WORK ITEM: Nothing in the records should be left out; transcribe them exactly.

━━━━

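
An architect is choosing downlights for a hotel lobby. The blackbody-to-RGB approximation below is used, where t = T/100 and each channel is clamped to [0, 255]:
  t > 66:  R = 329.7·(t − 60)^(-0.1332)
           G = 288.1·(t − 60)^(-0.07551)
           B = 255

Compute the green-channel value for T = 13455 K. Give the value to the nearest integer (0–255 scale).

t = 13455/100 = 134.55; the t > 66 branch applies.
G = 288.1·(134.55 − 60)^(-0.07551) = 288.1·74.55^(-0.07551) = 288.1·0.72212 = 208.044.
Rounded: 208.

208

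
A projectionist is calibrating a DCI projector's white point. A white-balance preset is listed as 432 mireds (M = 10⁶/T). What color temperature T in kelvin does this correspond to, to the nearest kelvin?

2315 K

T = 10⁶ / 432 = 2314.81 K → 2315 K.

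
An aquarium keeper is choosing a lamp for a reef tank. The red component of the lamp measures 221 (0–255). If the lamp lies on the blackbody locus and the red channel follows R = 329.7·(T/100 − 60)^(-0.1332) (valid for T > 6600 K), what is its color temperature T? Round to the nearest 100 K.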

━━━━

ANSWER TO THE EXERCISE:
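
An architect is choosing downlights for a hotel lobby. The blackbody-to-RGB approximation below is used, where t = T/100 and each channel is clamped to [0, 255]:
  t > 66:  R = 329.7·(t − 60)^(-0.1332)
           G = 288.1·(t − 60)^(-0.07551)
           B = 255

Compute the green-channel value for T = 13455 K. Give the value to the nearest integer (0–255 scale).

t = 13455/100 = 134.55; the t > 66 branch applies.
G = 288.1·(134.55 − 60)^(-0.07551) = 288.1·74.55^(-0.07551) = 288.1·0.72212 = 208.044.
Rounded: 208.

208

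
A projectionist is calibrating a DCI projector's white point. A white-balance preset is listed as 432 mireds (M = 10⁶/T). What color temperature T in kelvin does this correspond to, to the nearest kelvin?

2315 K

T = 10⁶ / 432 = 2314.81 K → 2315 K.

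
An aquarium keeper is choosing a lamp for a reef tank. The red component of the lamp measures 221 (0–255). If the lamp lies on the blackbody locus and the red channel follows R = 329.7·(T/100 − 60)^(-0.1332) (valid for T > 6600 K), what is its color temperature T? Round to the nearest 100 K.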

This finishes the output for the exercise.